(INFORMATION PROVIDED Opens)
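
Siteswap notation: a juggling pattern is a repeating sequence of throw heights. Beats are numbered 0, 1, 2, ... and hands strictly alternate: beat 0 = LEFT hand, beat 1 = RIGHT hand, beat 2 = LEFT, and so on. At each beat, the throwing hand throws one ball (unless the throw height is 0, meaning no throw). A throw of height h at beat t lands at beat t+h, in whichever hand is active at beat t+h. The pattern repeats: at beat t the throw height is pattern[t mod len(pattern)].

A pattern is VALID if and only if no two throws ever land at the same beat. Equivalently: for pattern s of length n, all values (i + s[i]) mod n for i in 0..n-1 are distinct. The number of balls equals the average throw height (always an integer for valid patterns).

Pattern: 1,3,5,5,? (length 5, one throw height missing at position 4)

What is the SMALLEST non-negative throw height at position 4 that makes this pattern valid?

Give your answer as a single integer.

i=0: (0 + 1) mod 5 = 1
i=1: (1 + 3) mod 5 = 4
i=2: (2 + 5) mod 5 = 2
i=3: (3 + 5) mod 5 = 3
i=4: s[i]=? (unknown)
Known residues: [1, 2, 3, 4]; need a permutation of 0..4, so missing residue r = 0
Need (4 + s) mod 5 = 0; smallest s = (0 - 4) mod 5 = 1

Answer: 1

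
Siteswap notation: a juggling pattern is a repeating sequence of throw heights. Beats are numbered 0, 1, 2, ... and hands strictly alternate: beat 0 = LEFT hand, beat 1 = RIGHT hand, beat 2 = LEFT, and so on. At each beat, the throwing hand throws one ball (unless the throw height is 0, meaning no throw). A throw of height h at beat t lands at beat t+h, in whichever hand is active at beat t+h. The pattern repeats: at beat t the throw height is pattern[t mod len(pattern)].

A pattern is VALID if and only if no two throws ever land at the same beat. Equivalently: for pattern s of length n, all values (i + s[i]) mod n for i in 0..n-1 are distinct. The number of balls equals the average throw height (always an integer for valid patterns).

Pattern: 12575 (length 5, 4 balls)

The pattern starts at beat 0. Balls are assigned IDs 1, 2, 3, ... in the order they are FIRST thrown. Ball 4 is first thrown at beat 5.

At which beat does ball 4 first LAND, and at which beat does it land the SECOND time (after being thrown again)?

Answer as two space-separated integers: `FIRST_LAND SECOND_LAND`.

Answer: 6 8

Derivation:
Beat 0 (L): throw ball1 h=1 -> lands@1:R; in-air after throw: [b1@1:R]
Beat 1 (R): throw ball1 h=2 -> lands@3:R; in-air after throw: [b1@3:R]
Beat 2 (L): throw ball2 h=5 -> lands@7:R; in-air after throw: [b1@3:R b2@7:R]
Beat 3 (R): throw ball1 h=7 -> lands@10:L; in-air after throw: [b2@7:R b1@10:L]
Beat 4 (L): throw ball3 h=5 -> lands@9:R; in-air after throw: [b2@7:R b3@9:R b1@10:L]
Beat 5 (R): throw ball4 h=1 -> lands@6:L; in-air after throw: [b4@6:L b2@7:R b3@9:R b1@10:L]
Beat 6 (L): throw ball4 h=2 -> lands@8:L; in-air after throw: [b2@7:R b4@8:L b3@9:R b1@10:L]
Beat 7 (R): throw ball2 h=5 -> lands@12:L; in-air after throw: [b4@8:L b3@9:R b1@10:L b2@12:L]
Beat 8 (L): throw ball4 h=7 -> lands@15:R; in-air after throw: [b3@9:R b1@10:L b2@12:L b4@15:R]
Ball 4: thrown@5 h=1 -> first land @6; rethrown@6 h=2 -> second land @8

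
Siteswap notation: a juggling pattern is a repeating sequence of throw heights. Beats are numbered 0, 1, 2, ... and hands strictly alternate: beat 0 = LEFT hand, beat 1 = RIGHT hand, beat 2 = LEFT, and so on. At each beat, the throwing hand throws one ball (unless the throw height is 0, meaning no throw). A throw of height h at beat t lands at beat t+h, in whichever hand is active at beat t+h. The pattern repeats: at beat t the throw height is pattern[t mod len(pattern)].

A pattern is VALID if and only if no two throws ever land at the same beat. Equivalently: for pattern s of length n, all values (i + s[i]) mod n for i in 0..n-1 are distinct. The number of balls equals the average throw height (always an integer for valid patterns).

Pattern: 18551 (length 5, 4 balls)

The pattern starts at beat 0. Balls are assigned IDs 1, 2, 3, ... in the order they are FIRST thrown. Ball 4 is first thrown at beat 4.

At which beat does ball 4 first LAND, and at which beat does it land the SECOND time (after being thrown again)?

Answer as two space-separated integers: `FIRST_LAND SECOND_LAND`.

Answer: 5 6

Derivation:
Beat 0 (L): throw ball1 h=1 -> lands@1:R; in-air after throw: [b1@1:R]
Beat 1 (R): throw ball1 h=8 -> lands@9:R; in-air after throw: [b1@9:R]
Beat 2 (L): throw ball2 h=5 -> lands@7:R; in-air after throw: [b2@7:R b1@9:R]
Beat 3 (R): throw ball3 h=5 -> lands@8:L; in-air after throw: [b2@7:R b3@8:L b1@9:R]
Beat 4 (L): throw ball4 h=1 -> lands@5:R; in-air after throw: [b4@5:R b2@7:R b3@8:L b1@9:R]
Beat 5 (R): throw ball4 h=1 -> lands@6:L; in-air after throw: [b4@6:L b2@7:R b3@8:L b1@9:R]
Beat 6 (L): throw ball4 h=8 -> lands@14:L; in-air after throw: [b2@7:R b3@8:L b1@9:R b4@14:L]
Ball 4: thrown@4 h=1 -> first land @5; rethrown@5 h=1 -> second land @6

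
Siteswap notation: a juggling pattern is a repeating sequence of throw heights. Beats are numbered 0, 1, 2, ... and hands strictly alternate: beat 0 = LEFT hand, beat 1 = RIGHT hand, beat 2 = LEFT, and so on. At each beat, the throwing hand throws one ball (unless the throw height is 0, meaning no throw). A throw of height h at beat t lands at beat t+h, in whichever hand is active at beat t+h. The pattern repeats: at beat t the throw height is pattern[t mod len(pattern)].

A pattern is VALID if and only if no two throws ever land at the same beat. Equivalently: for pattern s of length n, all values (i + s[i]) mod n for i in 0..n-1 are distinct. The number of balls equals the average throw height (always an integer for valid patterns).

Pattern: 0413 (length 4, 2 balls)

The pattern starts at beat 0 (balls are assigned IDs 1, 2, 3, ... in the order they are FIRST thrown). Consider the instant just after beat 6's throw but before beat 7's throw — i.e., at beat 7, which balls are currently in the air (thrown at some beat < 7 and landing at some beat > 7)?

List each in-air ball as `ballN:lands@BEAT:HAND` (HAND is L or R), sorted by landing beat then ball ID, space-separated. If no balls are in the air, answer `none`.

Beat 1 (R): throw ball1 h=4 -> lands@5:R; in-air after throw: [b1@5:R]
Beat 2 (L): throw ball2 h=1 -> lands@3:R; in-air after throw: [b2@3:R b1@5:R]
Beat 3 (R): throw ball2 h=3 -> lands@6:L; in-air after throw: [b1@5:R b2@6:L]
Beat 5 (R): throw ball1 h=4 -> lands@9:R; in-air after throw: [b2@6:L b1@9:R]
Beat 6 (L): throw ball2 h=1 -> lands@7:R; in-air after throw: [b2@7:R b1@9:R]
Beat 7 (R): throw ball2 h=3 -> lands@10:L; in-air after throw: [b1@9:R b2@10:L]

Answer: ball1:lands@9:R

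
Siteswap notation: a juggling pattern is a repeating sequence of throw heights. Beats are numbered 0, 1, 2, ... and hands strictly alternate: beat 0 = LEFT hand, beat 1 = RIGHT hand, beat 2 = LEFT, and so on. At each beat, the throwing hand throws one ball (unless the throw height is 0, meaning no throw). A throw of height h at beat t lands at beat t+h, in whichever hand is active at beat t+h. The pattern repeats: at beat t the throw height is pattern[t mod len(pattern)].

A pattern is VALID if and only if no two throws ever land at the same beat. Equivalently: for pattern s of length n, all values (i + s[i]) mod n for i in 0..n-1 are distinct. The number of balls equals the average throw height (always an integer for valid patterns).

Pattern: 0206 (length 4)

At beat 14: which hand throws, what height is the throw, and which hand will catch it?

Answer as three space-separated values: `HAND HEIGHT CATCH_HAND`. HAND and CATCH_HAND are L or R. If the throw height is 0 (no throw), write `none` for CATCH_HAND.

Beat 14: 14 mod 2 = 0, so hand = L
Throw height = pattern[14 mod 4] = pattern[2] = 0

Answer: L 0 none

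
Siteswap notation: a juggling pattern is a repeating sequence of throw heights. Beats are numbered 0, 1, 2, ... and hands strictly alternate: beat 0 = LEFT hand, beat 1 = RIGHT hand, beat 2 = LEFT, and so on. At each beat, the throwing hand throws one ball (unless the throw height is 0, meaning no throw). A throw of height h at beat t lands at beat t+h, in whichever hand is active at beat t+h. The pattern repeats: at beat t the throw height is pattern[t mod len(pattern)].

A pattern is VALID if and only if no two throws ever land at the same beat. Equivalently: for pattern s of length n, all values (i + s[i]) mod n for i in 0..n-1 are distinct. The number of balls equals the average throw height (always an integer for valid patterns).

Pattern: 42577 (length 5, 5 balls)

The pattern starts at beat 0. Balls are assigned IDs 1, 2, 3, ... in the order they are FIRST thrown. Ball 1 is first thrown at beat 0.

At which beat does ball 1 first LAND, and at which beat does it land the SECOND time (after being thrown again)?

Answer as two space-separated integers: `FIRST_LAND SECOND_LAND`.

Beat 0 (L): throw ball1 h=4 -> lands@4:L; in-air after throw: [b1@4:L]
Beat 1 (R): throw ball2 h=2 -> lands@3:R; in-air after throw: [b2@3:R b1@4:L]
Beat 2 (L): throw ball3 h=5 -> lands@7:R; in-air after throw: [b2@3:R b1@4:L b3@7:R]
Beat 3 (R): throw ball2 h=7 -> lands@10:L; in-air after throw: [b1@4:L b3@7:R b2@10:L]
Beat 4 (L): throw ball1 h=7 -> lands@11:R; in-air after throw: [b3@7:R b2@10:L b1@11:R]
Beat 5 (R): throw ball4 h=4 -> lands@9:R; in-air after throw: [b3@7:R b4@9:R b2@10:L b1@11:R]
Beat 6 (L): throw ball5 h=2 -> lands@8:L; in-air after throw: [b3@7:R b5@8:L b4@9:R b2@10:L b1@11:R]
Beat 7 (R): throw ball3 h=5 -> lands@12:L; in-air after throw: [b5@8:L b4@9:R b2@10:L b1@11:R b3@12:L]
Beat 8 (L): throw ball5 h=7 -> lands@15:R; in-air after throw: [b4@9:R b2@10:L b1@11:R b3@12:L b5@15:R]
Beat 9 (R): throw ball4 h=7 -> lands@16:L; in-air after throw: [b2@10:L b1@11:R b3@12:L b5@15:R b4@16:L]
Beat 10 (L): throw ball2 h=4 -> lands@14:L; in-air after throw: [b1@11:R b3@12:L b2@14:L b5@15:R b4@16:L]
Beat 11 (R): throw ball1 h=2 -> lands@13:R; in-air after throw: [b3@12:L b1@13:R b2@14:L b5@15:R b4@16:L]
Ball 1: thrown@0 h=4 -> first land @4; rethrown@4 h=7 -> second land @11

Answer: 4 11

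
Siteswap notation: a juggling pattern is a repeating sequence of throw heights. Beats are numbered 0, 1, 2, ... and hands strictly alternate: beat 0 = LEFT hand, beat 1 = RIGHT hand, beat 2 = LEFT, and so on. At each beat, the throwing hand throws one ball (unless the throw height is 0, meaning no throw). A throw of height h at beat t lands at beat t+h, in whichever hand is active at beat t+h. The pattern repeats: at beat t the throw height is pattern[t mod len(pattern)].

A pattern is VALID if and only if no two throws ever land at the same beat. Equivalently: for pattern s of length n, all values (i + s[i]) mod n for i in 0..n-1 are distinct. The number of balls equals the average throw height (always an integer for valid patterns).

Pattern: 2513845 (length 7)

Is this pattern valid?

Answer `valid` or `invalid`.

Answer: invalid

Derivation:
i=0: (i + s[i]) mod n = (0 + 2) mod 7 = 2
i=1: (i + s[i]) mod n = (1 + 5) mod 7 = 6
i=2: (i + s[i]) mod n = (2 + 1) mod 7 = 3
i=3: (i + s[i]) mod n = (3 + 3) mod 7 = 6
i=4: (i + s[i]) mod n = (4 + 8) mod 7 = 5
i=5: (i + s[i]) mod n = (5 + 4) mod 7 = 2
i=6: (i + s[i]) mod n = (6 + 5) mod 7 = 4
Residues: [2, 6, 3, 6, 5, 2, 4], distinct: False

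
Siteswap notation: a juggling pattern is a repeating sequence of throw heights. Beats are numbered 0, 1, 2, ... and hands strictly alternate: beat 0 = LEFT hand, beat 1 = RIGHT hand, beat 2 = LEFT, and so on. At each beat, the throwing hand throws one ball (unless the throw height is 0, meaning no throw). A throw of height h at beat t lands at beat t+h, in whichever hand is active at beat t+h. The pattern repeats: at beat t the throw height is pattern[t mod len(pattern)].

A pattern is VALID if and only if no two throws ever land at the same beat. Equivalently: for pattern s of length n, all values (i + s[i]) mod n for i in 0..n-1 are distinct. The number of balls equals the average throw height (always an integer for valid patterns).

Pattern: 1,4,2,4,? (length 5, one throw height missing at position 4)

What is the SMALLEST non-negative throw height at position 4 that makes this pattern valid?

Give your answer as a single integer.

i=0: (0 + 1) mod 5 = 1
i=1: (1 + 4) mod 5 = 0
i=2: (2 + 2) mod 5 = 4
i=3: (3 + 4) mod 5 = 2
i=4: s[i]=? (unknown)
Known residues: [0, 1, 2, 4]; need a permutation of 0..4, so missing residue r = 3
Need (4 + s) mod 5 = 3; smallest s = (3 - 4) mod 5 = 4

Answer: 4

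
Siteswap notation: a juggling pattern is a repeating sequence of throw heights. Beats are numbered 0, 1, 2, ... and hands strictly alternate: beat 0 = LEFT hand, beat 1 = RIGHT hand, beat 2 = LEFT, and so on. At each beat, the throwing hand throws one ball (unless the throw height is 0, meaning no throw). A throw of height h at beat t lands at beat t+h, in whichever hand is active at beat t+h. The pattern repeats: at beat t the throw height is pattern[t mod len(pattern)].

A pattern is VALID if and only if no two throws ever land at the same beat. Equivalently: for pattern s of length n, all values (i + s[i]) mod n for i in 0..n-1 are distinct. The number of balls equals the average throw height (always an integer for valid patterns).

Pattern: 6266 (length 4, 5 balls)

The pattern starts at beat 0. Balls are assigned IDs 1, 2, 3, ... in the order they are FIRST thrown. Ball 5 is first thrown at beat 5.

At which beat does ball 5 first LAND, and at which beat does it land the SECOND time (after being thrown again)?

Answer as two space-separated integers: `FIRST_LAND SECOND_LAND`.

Beat 0 (L): throw ball1 h=6 -> lands@6:L; in-air after throw: [b1@6:L]
Beat 1 (R): throw ball2 h=2 -> lands@3:R; in-air after throw: [b2@3:R b1@6:L]
Beat 2 (L): throw ball3 h=6 -> lands@8:L; in-air after throw: [b2@3:R b1@6:L b3@8:L]
Beat 3 (R): throw ball2 h=6 -> lands@9:R; in-air after throw: [b1@6:L b3@8:L b2@9:R]
Beat 4 (L): throw ball4 h=6 -> lands@10:L; in-air after throw: [b1@6:L b3@8:L b2@9:R b4@10:L]
Beat 5 (R): throw ball5 h=2 -> lands@7:R; in-air after throw: [b1@6:L b5@7:R b3@8:L b2@9:R b4@10:L]
Beat 6 (L): throw ball1 h=6 -> lands@12:L; in-air after throw: [b5@7:R b3@8:L b2@9:R b4@10:L b1@12:L]
Beat 7 (R): throw ball5 h=6 -> lands@13:R; in-air after throw: [b3@8:L b2@9:R b4@10:L b1@12:L b5@13:R]
Beat 8 (L): throw ball3 h=6 -> lands@14:L; in-air after throw: [b2@9:R b4@10:L b1@12:L b5@13:R b3@14:L]
Beat 9 (R): throw ball2 h=2 -> lands@11:R; in-air after throw: [b4@10:L b2@11:R b1@12:L b5@13:R b3@14:L]
Beat 10 (L): throw ball4 h=6 -> lands@16:L; in-air after throw: [b2@11:R b1@12:L b5@13:R b3@14:L b4@16:L]
Beat 11 (R): throw ball2 h=6 -> lands@17:R; in-air after throw: [b1@12:L b5@13:R b3@14:L b4@16:L b2@17:R]
Beat 12 (L): throw ball1 h=6 -> lands@18:L; in-air after throw: [b5@13:R b3@14:L b4@16:L b2@17:R b1@18:L]
Beat 13 (R): throw ball5 h=2 -> lands@15:R; in-air after throw: [b3@14:L b5@15:R b4@16:L b2@17:R b1@18:L]
Ball 5: thrown@5 h=2 -> first land @7; rethrown@7 h=6 -> second land @13

Answer: 7 13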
(INFORMATION PROVIDED Closes)
→ **WHAT YOU NEED TO DO**
Copy the lines of the entries above that mention "does".

→ **RESULT BELOW**
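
At which beat does ball 4 first LAND, and at which beat does it land the SECOND time (after being thrown again)?
At which beat does ball 4 first LAND, and at which beat does it land the SECOND time (after being thrown again)?
At which beat does ball 1 first LAND, and at which beat does it land the SECOND time (after being thrown again)?
At which beat does ball 5 first LAND, and at which beat does it land the SECOND time (after being thrown again)?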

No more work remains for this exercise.